**WHAT IS NEEDED**
Which lines below fall between the one containing "Angle(SF, x-axis) = 76.6°" and the one containing "A CAD sketch"? Repeat them exactly, counting both of those lines, and add nothing else.

**TASK DATA**
=== Begin Enclosure ===

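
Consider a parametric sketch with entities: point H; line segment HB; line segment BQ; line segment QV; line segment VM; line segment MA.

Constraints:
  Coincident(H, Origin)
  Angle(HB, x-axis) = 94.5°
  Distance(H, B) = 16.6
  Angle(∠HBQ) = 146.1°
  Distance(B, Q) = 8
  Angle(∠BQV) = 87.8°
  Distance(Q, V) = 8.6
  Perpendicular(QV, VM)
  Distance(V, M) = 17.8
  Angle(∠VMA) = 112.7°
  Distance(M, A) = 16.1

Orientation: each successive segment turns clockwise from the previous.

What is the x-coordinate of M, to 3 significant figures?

0.623

∠BQV = 87.8° gives QV at -31.6° from the x-axis; with |QV| = 8.6, V = (9.95, 19.0). QV ⟂ VM, so VM runs at -122°; with |VM| = 17.8, M = (0.623, 3.85). So M.x = 0.623.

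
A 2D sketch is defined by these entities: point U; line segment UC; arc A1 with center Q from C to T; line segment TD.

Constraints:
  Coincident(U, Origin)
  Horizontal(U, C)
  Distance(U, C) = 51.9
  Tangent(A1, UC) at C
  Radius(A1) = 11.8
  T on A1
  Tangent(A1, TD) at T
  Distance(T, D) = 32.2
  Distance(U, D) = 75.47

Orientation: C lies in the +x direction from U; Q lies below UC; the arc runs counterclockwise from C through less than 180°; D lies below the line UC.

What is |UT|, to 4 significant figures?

46.11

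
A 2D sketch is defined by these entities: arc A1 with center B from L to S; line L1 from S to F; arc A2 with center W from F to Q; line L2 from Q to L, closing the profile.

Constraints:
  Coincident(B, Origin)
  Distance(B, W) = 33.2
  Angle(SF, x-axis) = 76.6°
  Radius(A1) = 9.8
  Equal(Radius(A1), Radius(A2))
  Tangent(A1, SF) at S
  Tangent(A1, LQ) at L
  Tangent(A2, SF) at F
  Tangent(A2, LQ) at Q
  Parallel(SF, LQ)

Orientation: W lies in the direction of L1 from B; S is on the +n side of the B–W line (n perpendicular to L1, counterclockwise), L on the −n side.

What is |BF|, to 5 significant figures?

34.616

The slot axis is L1's direction at 76.6°, so u = (cos 76.6°, sin 76.6°) = (0.23175, 0.97278) and n = (−sin 76.6°, cos 76.6°) = (-0.97278, 0.23175). B is at the origin and W lies 33.2 along u from B, so W = 33.2·u = (7.6940, 32.296). Tangency of A1 to both parallel lines with radius 9.8 puts S and L at B ± 9.8·n: S = (-9.5332, 2.2711), L = (9.5332, -2.2711). Equal radii place F and Q the same way about W: F = W + 9.8·n = (-1.8392, 34.567), Q = W − 9.8·n = (17.227, 30.025). Then |BF| = |F − B| = 34.616.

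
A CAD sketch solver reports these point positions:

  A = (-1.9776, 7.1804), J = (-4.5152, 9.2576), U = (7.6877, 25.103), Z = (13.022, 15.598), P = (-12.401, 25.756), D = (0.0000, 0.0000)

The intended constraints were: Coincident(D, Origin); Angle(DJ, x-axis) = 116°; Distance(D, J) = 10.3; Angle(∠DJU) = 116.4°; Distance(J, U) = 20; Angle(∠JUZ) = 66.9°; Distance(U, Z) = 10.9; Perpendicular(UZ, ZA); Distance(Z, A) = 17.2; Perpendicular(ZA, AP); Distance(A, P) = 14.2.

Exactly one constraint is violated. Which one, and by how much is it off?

Distance(A, P) = 14.2 — off by 7.10.

D = (0.00, 0.00) ✓; DJ at 116.0° ✓; |DJ| = 10.30 ✓; ∠DJU = 116.4° ✓; |JU| = 20.00 ✓; ∠JUZ = 66.90° ✓; |UZ| = 10.90 ✓; ∠(UZ, ZA) = 90.00° ✓; |ZA| = 17.20 ✓; ∠(ZA, AP) = 90.00° ✓; |AP| = 21.30 ✗.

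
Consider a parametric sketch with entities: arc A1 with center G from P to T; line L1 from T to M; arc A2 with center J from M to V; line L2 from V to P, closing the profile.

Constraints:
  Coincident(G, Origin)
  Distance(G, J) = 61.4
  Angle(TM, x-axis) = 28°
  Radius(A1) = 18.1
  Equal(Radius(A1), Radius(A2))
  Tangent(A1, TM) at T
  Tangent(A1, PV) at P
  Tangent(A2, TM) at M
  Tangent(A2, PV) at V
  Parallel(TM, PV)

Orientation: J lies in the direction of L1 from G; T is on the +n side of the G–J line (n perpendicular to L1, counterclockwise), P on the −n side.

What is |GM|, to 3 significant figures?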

=== End Enclosure ===

**COMPLETED EXERCISE**
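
  Angle(SF, x-axis) = 76.6°
  Radius(A1) = 9.8
  Equal(Radius(A1), Radius(A2))
  Tangent(A1, SF) at S
  Tangent(A1, LQ) at L
  Tangent(A2, SF) at F
  Tangent(A2, LQ) at Q
  Parallel(SF, LQ)

Orientation: W lies in the direction of L1 from B; S is on the +n side of the B–W line (n perpendicular to L1, counterclockwise), L on the −n side.

What is |BF|, to 5 significant figures?

34.616

The slot axis is L1's direction at 76.6°, so u = (cos 76.6°, sin 76.6°) = (0.23175, 0.97278) and n = (−sin 76.6°, cos 76.6°) = (-0.97278, 0.23175). B is at the origin and W lies 33.2 along u from B, so W = 33.2·u = (7.6940, 32.296). Tangency of A1 to both parallel lines with radius 9.8 puts S and L at B ± 9.8·n: S = (-9.5332, 2.2711), L = (9.5332, -2.2711). Equal radii place F and Q the same way about W: F = W + 9.8·n = (-1.8392, 34.567), Q = W − 9.8·n = (17.227, 30.025). Then |BF| = |F − B| = 34.616.

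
A CAD sketch solver reports these point positions: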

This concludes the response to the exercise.